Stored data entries

★ ★ ★

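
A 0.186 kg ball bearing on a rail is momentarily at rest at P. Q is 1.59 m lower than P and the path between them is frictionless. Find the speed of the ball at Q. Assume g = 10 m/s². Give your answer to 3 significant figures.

v = 5.64 m/s

Equating total energy at the two states: mgh = ½mv²
The mass cancels from both sides.
v = √(2gh) = √(2 × 10 × 1.59) = √31.800 = 5.639 m/s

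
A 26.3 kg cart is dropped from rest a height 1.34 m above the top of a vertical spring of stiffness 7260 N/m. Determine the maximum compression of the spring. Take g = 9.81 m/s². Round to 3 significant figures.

x = 0.346 m

Measuring PE from the top of the relaxed spring, at max compression the cart has dropped H + x with zero KE, so:
mg(H + x) = ½kx²
½(7260)x² − (26.3)(9.81)x − (26.3)(9.81)(1.34) = 0
3630x² − 258.0x − 345.7 = 0
x = [258.0 + √(66566 + 5.0199e+06)]/(2 × 3630) = 0.3462 m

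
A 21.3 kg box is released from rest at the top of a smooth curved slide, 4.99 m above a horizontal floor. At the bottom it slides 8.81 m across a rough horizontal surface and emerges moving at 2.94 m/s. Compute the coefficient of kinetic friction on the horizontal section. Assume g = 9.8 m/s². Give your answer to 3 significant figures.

Applying the work–energy principle:
mgh = ½mv² + μ_k m g d
mgh = 1041.6 J; ½mv² = 92.054 J
W_f = 1041.6 − 92.054 = 949.6 J
μ_k = W_f/(mg·d) = 949.6/(208.7 × 8.81) = 0.5163

μ_k = 0.516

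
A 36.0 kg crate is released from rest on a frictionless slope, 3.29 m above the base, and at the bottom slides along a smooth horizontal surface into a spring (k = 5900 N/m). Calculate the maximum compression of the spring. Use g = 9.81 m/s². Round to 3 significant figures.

Gravitational PE at the top equals spring PE at max compression: mgh = ½kx²
x = √(2mgh/k) = √(2 × 36.0 × 9.81 × 3.29 / 5900) = 0.6276 m

x = 0.628 m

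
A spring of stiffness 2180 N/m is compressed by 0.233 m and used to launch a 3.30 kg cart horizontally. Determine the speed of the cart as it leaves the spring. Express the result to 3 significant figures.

Conservation of energy: ½kx² = ½mv²
v = x√(k/m) = 0.233 × √(2180/3.30) = 5.989 m/s

v = 5.99 m/s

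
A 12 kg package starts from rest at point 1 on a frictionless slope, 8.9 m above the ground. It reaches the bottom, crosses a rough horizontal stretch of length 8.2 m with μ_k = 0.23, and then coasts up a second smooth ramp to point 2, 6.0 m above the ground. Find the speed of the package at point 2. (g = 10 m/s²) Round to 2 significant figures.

v = 4.5 m/s

Energy at 1: mgh₁ = (12)(10)(8.9) = 1068.0 J
Friction loss: W_f = μ_k mg d = 226.3 J
At 2: ½mv² + mgh₂ = mgh₁ − W_f
½mv² = 1068.0 − 226.3 − 720.00 = 121.68 J
v = √(2 × 121.68/12) = 4.503 m/s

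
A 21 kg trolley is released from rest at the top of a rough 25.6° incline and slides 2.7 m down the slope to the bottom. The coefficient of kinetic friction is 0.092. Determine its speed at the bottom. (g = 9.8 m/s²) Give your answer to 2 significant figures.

v = 4.3 m/s

Energy: mgh = ½mv² + W_f, with h = L sinθ and W_f = μ_k (mg cosθ) L
mgh = mgL sinθ = (21)(9.8)(2.7)sin25.6° = 240.09 J
W_f = μ_k mg cosθ · L = (0.092)(21)(9.8)cos25.6°·2.7 = 46.10 J
½mv² = 240.09 − 46.10 = 193.99 J
v = √(2 × 193.99/21) = 4.298 m/s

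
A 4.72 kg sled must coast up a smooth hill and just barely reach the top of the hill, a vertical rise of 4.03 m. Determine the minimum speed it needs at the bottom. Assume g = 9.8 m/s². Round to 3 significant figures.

At the top it is momentarily at rest, so all KE converts to PE: ½mv² = mgh
v = √(2gh) = √(2 × 9.8 × 4.03) = 8.888 m/s

v = 8.89 m/s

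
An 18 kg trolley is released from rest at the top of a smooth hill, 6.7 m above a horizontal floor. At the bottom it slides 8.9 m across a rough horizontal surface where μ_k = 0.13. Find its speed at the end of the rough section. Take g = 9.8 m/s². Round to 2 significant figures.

Applying the work–energy principle:
mgh = ½mv² + μ_k m g d
W_f = μ_k mg d = (0.13)(18)(9.8)(8.9) = 204.1 J
½mv² = mgh − W_f = 1181.9 − 204.1 = 977.79 J
v = √(2 × 977.79/18) = 10.42 m/s

v = 10 m/s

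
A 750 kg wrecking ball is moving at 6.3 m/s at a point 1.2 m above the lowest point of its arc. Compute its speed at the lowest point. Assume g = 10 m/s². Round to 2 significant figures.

Mechanical energy is conserved (no friction): ½mv₀² + mgh = ½mv²
v² = v₀² + 2gh = (6.3)² + 2(10)(1.2) = 63.690
v = √63.690 = 7.981 m/s

v = 8.0 m/s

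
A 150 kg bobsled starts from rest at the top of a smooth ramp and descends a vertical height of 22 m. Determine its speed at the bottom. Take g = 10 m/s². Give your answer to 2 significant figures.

v = 21 m/s

Mechanical energy is conserved (no friction): mgh = ½mv²
v = √(2gh) = √(2 × 10 × 22) = √440.00 = 20.98 m/s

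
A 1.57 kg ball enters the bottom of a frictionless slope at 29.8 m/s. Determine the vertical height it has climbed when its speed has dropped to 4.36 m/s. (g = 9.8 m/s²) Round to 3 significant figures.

h = 44.3 m

Energy balance between the two points: ½mv₁² = ½mv₂² + mgh
h = (v₁² − v₂²)/(2g) = (29.8² − 4.36²)/(2 × 9.8) = 44.34 m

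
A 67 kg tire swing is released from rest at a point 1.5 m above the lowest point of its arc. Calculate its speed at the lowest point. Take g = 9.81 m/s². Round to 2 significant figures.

v = 5.4 m/s

Equating total energy at the two states: mgh = ½mv²
v = √(2gh) = √(2 × 9.81 × 1.5) = √29.430 = 5.425 m/s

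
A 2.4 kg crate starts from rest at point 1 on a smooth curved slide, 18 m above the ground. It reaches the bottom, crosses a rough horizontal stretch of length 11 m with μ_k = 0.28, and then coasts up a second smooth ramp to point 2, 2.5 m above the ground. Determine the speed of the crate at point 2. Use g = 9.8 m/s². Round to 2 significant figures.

Energy at 1: mgh₁ = (2.4)(9.8)(18) = 423.36 J
Friction loss: W_f = μ_k mg d = 72.44 J
At 2: ½mv² + mgh₂ = mgh₁ − W_f
½mv² = 423.36 − 72.44 − 58.800 = 292.12 J
v = √(2 × 292.12/2.4) = 15.60 m/s

v = 16 m/s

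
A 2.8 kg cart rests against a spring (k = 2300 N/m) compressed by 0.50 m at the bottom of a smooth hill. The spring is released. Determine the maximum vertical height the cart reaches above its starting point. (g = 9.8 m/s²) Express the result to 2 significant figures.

At maximum height the cart is at rest, so ½kx² = mgh
h = kx²/(2mg) = (2300)(0.50)²/(2 × 2.8 × 9.8) = 10.48 m

h = 10 m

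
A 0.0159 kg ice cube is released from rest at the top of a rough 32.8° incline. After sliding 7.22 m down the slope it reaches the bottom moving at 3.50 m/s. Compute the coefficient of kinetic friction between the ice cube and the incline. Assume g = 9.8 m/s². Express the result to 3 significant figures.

Energy balance down the incline: mg L sinθ − ½mv² = μ_k (mg cosθ) L
mgL sinθ = 0.60943 J; ½mv² = 0.097388 J
W_f = 0.60943 − 0.097388 = 0.5120 J
μ_k = W_f/(mg cosθ · L) = 0.5120/(0.1310 × 7.22) = 0.5415

μ_k = 0.541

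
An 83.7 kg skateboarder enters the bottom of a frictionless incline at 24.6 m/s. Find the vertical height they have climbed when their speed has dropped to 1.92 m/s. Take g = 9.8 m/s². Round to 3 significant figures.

h = 30.7 m

Conservation of energy: ½mv₁² = ½mv₂² + mgh
h = (v₁² − v₂²)/(2g) = (24.6² − 1.92²)/(2 × 9.8) = 30.69 m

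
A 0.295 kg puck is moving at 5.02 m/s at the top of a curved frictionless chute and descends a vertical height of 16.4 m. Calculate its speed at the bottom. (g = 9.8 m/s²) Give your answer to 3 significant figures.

v = 18.6 m/s

Equating total energy at the two states: ½mv₀² + mgh = ½mv²
v² = v₀² + 2gh = (5.02)² + 2(9.8)(16.4) = 346.64
v = √346.64 = 18.62 m/s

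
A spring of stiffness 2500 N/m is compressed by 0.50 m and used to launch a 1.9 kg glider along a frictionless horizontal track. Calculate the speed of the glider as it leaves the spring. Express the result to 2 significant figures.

Conservation of energy: ½kx² = ½mv²
v = x√(k/m) = 0.50 × √(2500/1.9) = 18.14 m/s

v = 18 m/s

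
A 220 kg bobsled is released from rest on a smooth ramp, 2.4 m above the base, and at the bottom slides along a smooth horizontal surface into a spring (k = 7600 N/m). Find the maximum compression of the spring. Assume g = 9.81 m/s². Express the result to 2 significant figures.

At max compression the bobsled is momentarily at rest: mgh = ½kx²
x = √(2mgh/k) = √(2 × 220 × 9.81 × 2.4 / 7600) = 1.168 m

x = 1.2 m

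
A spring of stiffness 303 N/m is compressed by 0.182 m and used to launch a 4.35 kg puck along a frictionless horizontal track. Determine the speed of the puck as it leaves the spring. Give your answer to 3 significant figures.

v = 1.52 m/s

Spring PE converts entirely to kinetic energy: ½kx² = ½mv²
v = x√(k/m) = 0.182 × √(303/4.35) = 1.519 m/s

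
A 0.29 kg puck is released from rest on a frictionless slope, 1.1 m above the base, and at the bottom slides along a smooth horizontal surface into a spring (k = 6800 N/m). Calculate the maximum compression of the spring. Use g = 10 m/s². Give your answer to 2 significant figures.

x = 0.031 m

Energy conservation (no friction) from release to max compression: mgh = ½kx²
x = √(2mgh/k) = √(2 × 0.29 × 10 × 1.1 / 6800) = 0.03063 m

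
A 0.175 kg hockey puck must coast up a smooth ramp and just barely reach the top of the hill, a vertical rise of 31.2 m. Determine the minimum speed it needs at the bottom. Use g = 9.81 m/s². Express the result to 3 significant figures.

v = 24.7 m/s

At the top it is momentarily at rest, so all KE converts to PE: ½mv² = mgh
v = √(2gh) = √(2 × 9.81 × 31.2) = 24.74 m/s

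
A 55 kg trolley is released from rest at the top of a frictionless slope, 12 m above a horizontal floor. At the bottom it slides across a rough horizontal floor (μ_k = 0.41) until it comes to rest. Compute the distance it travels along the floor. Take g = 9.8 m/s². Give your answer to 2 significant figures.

d = 29 m

Energy at the top = energy at the end + work done against friction:
At rest all PE has been dissipated by friction: mgh = μ_k m g d
d = h/μ_k = 12/0.41 = 29.27 m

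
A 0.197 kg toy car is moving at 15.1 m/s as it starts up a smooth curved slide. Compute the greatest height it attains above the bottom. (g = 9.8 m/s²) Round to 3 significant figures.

h = 11.6 m

By energy conservation, ½mv² = mgh
h = v²/(2g) = 15.1²/(2 × 9.8) = 11.63 m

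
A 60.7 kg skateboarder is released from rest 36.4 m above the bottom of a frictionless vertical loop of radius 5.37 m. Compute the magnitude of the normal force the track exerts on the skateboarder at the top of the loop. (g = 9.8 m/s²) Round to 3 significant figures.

N = 5090 N

Energy from release to top (height 2r): mgh = ½mv_top² + mg(2r)
v_top² = 2g(h − 2r) = 2(9.8)(36.4 − 10.74) = 502.94 m²/s²
At the top, both N and weight point toward the centre: N + mg = mv_top²/r
N = m(v_top²/r − g) = 60.7(502.94/5.37 − 9.8) = 5090 N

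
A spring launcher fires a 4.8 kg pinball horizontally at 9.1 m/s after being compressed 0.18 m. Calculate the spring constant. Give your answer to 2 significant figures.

Energy stored in the spring equals the launch KE: ½kx² = ½mv²
k = mv²/x² = (4.8)(9.1)²/(0.18)² = 12268 N/m

k = 12000 N/m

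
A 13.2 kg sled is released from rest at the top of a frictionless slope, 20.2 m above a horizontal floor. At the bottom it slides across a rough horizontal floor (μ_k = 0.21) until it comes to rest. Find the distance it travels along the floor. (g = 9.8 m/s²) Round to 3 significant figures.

d = 96.2 m

Energy at the top = energy at the end + work done against friction:
At rest all PE has been dissipated by friction: mgh = μ_k m g d
d = h/μ_k = 20.2/0.21 = 96.19 m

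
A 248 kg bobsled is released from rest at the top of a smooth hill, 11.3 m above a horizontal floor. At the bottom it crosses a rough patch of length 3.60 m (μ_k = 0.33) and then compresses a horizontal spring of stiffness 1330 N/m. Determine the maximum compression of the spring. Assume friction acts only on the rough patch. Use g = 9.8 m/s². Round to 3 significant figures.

Initial energy: E₁ = mgh = (248)(9.8)(11.3) = 27464 J
Friction removes W_f = μ_k mg d = (0.33)(248)(9.8)(3.60) = 2887 J
Energy reaching the spring: E = 27464 − 2887 = 24576 J
At max compression ½kx² = E ⇒ x = √(2E/k) = √(2 × 24576/1330) = 6.079 m

x = 6.08 m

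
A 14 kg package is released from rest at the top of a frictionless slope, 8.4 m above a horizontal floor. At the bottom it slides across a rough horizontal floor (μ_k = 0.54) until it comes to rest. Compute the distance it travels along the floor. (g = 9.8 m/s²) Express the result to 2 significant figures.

d = 16 m

Applying the work–energy principle:
At rest all PE has been dissipated by friction: mgh = μ_k m g d
d = h/μ_k = 8.4/0.54 = 15.56 m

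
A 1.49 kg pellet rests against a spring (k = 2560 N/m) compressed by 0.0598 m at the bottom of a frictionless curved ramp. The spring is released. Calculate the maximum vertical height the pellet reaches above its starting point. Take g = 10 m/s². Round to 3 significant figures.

h = 0.307 m

At maximum height the pellet is at rest, so ½kx² = mgh
h = kx²/(2mg) = (2560)(0.0598)²/(2 × 1.49 × 10) = 0.3072 m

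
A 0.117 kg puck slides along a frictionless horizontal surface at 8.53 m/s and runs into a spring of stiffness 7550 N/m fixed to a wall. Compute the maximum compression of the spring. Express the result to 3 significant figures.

Conservation of energy between contact and max compression: ½mv² = ½kx²
x = v√(m/k) = 8.53 × √(0.117/7550) = 0.03358 m

x = 0.0336 m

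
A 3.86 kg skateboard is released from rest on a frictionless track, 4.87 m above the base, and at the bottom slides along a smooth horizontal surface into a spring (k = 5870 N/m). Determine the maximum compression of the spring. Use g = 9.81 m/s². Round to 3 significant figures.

x = 0.251 m

At max compression the skateboard is momentarily at rest: mgh = ½kx²
x = √(2mgh/k) = √(2 × 3.86 × 9.81 × 4.87 / 5870) = 0.2507 m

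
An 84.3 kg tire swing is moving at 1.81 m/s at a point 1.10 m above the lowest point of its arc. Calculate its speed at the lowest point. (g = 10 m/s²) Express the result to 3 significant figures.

v = 5.03 m/s

By conservation of mechanical energy, ½mv₀² + mgh = ½mv²
v² = v₀² + 2gh = (1.81)² + 2(10)(1.10) = 25.276
v = √25.276 = 5.028 m/s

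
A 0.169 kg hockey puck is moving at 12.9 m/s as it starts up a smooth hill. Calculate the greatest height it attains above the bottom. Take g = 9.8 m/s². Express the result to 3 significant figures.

h = 8.49 m

By energy conservation, ½mv² = mgh
h = v²/(2g) = 12.9²/(2 × 9.8) = 8.490 m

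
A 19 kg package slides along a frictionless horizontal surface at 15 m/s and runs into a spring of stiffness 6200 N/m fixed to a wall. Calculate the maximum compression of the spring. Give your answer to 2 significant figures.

At max compression the package is momentarily at rest: ½mv² = ½kx²
x = v√(m/k) = 15 × √(19/6200) = 0.8304 m

x = 0.83 m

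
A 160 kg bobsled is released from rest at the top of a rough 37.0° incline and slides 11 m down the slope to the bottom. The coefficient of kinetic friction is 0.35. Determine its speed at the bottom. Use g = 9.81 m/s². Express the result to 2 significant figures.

v = 8.3 m/s

Work–energy: mg(L sinθ) − μ_k(mg cosθ)L = ½mv²
mgh = mgL sinθ = (160)(9.81)(11)sin37.0° = 10391 J
W_f = μ_k mg cosθ · L = (0.35)(160)(9.81)cos37.0°·11 = 4826 J
½mv² = 10391 − 4826 = 5564.6 J
v = √(2 × 5564.6/160) = 8.340 m/s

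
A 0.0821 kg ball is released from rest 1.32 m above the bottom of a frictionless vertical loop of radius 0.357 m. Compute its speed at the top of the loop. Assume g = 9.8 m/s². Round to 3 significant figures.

v = 3.45 m/s

Energy conservation: mgh = ½mv_top² + mg(2r)
v_top² = 2g(h − 2r) = 2(9.8)(1.32 − 0.7140) = 11.88
v_top = 3.446 m/s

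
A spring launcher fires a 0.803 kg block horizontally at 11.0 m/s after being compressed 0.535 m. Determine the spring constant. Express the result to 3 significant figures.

k = 339 N/m

Spring PE at full compression equals KE at release: ½kx² = ½mv²
k = mv²/x² = (0.803)(11.0)²/(0.535)² = 339.5 N/m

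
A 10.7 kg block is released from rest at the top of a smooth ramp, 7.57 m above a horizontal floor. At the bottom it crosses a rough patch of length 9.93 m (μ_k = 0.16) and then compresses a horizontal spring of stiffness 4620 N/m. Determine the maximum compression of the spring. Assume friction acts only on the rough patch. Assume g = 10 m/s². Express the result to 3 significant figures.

Initial energy: E₁ = mgh = (10.7)(10)(7.57) = 809.99 J
Friction removes W_f = μ_k mg d = (0.16)(10.7)(10)(9.93) = 170.0 J
Energy reaching the spring: E = 809.99 − 170.0 = 639.99 J
At max compression ½kx² = E ⇒ x = √(2E/k) = √(2 × 639.99/4620) = 0.5264 m

x = 0.526 m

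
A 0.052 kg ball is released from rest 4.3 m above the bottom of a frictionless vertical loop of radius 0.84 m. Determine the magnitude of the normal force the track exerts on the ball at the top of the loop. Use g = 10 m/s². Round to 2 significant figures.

N = 2.7 N

Energy from release to top (height 2r): mgh = ½mv_top² + mg(2r)
v_top² = 2g(h − 2r) = 2(10)(4.3 − 1.680) = 52.400 m²/s²
At the top, both N and weight point toward the centre: N + mg = mv_top²/r
N = m(v_top²/r − g) = 0.052(52.400/0.84 − 10) = 2.724 N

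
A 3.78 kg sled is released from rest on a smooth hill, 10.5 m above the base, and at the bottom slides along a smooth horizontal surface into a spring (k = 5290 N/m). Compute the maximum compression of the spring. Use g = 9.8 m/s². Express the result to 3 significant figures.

Energy conservation (no friction) from release to max compression: mgh = ½kx²
x = √(2mgh/k) = √(2 × 3.78 × 9.8 × 10.5 / 5290) = 0.3835 m

x = 0.383 m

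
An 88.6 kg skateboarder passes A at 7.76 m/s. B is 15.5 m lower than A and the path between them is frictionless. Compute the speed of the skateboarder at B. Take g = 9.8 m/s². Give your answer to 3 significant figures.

Mechanical energy is conserved (no friction): ½mv₀² + mgh = ½mv²
v² = v₀² + 2gh = (7.76)² + 2(9.8)(15.5) = 364.02
v = √364.02 = 19.08 m/s

v = 19.1 m/s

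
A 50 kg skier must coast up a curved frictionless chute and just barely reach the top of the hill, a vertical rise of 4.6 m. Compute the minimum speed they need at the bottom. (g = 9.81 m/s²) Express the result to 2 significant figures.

At the top they are momentarily at rest, so all KE converts to PE: ½mv² = mgh
v = √(2gh) = √(2 × 9.81 × 4.6) = 9.500 m/s

v = 9.5 m/s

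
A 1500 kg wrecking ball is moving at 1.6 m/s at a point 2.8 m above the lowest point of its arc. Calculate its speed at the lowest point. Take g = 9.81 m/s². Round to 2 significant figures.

Energy conservation between the two points: ½mv₀² + mgh = ½mv²
The mass cancels from both sides.
v² = v₀² + 2gh = (1.6)² + 2(9.81)(2.8) = 57.496
v = √57.496 = 7.583 m/s

v = 7.6 m/s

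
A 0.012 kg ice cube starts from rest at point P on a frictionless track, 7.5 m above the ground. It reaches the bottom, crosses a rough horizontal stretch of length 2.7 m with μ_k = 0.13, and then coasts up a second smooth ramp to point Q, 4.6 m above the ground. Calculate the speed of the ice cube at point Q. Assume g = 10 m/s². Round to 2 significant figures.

Energy at P: mgh₁ = (0.012)(10)(7.5) = 0.90000 J
Friction loss: W_f = μ_k mg d = 0.04212 J
At Q: ½mv² + mgh₂ = mgh₁ − W_f
½mv² = 0.90000 − 0.04212 − 0.55200 = 0.30588 J
v = √(2 × 0.30588/0.012) = 7.140 m/s

v = 7.1 m/s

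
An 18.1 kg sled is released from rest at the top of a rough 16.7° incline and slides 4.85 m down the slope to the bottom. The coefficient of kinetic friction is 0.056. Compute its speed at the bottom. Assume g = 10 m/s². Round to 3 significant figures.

v = 4.76 m/s

Work–energy: mg(L sinθ) − μ_k(mg cosθ)L = ½mv²
mgh = mgL sinθ = (18.1)(10)(4.85)sin16.7° = 252.26 J
W_f = μ_k mg cosθ · L = (0.056)(18.1)(10)cos16.7°·4.85 = 47.09 J
½mv² = 252.26 − 47.09 = 205.17 J
v = √(2 × 205.17/18.1) = 4.761 m/s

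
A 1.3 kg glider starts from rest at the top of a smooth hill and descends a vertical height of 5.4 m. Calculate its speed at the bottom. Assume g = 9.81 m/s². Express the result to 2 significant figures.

v = 10 m/s

Equating total energy at the two states: mgh = ½mv²
v = √(2gh) = √(2 × 9.81 × 5.4) = √105.95 = 10.29 m/s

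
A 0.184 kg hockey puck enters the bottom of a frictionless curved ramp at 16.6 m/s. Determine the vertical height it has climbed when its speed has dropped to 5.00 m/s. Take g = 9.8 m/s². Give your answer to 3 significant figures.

h = 12.8 m

Energy balance between the two points: ½mv₁² = ½mv₂² + mgh
h = (v₁² − v₂²)/(2g) = (16.6² − 5.00²)/(2 × 9.8) = 12.78 m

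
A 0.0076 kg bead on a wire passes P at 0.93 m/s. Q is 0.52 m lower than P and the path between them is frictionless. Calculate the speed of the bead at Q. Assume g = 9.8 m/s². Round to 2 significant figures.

v = 3.3 m/s

By conservation of mechanical energy, ½mv₀² + mgh = ½mv²
v² = v₀² + 2gh = (0.93)² + 2(9.8)(0.52) = 11.057
v = √11.057 = 3.325 m/s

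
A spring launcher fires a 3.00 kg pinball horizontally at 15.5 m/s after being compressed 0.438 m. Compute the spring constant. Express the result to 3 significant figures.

½kx² = ½mv²
k = mv²/x² = (3.00)(15.5)²/(0.438)² = 3757 N/m

k = 3760 N/m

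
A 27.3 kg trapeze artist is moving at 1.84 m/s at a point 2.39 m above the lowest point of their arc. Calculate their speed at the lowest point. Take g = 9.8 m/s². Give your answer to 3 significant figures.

v = 7.09 m/s

By conservation of mechanical energy, ½mv₀² + mgh = ½mv²
v² = v₀² + 2gh = (1.84)² + 2(9.8)(2.39) = 50.230
v = √50.230 = 7.087 m/s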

★ ★ ★

▶ About this exercise
Write out the lines from the one containing "A 0.0076 kg" through the last line of the records above. Include both of those lines and nothing else.

▶ Completed exercise
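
A 0.0076 kg bead on a wire passes P at 0.93 m/s. Q is 0.52 m lower than P and the path between them is frictionless. Calculate the speed of the bead at Q. Assume g = 9.8 m/s². Round to 2 significant figures.

v = 3.3 m/s

By conservation of mechanical energy, ½mv₀² + mgh = ½mv²
v² = v₀² + 2gh = (0.93)² + 2(9.8)(0.52) = 11.057
v = √11.057 = 3.325 m/s

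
A spring launcher fires a 3.00 kg pinball horizontally at 15.5 m/s after being compressed 0.438 m. Compute the spring constant. Express the result to 3 significant figures.

½kx² = ½mv²
k = mv²/x² = (3.00)(15.5)²/(0.438)² = 3757 N/m

k = 3760 N/m

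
A 27.3 kg trapeze artist is moving at 1.84 m/s at a point 2.39 m above the lowest point of their arc. Calculate their speed at the lowest point. Take g = 9.8 m/s². Give your answer to 3 significant figures.

v = 7.09 m/s

By conservation of mechanical energy, ½mv₀² + mgh = ½mv²
v² = v₀² + 2gh = (1.84)² + 2(9.8)(2.39) = 50.230
v = √50.230 = 7.087 m/s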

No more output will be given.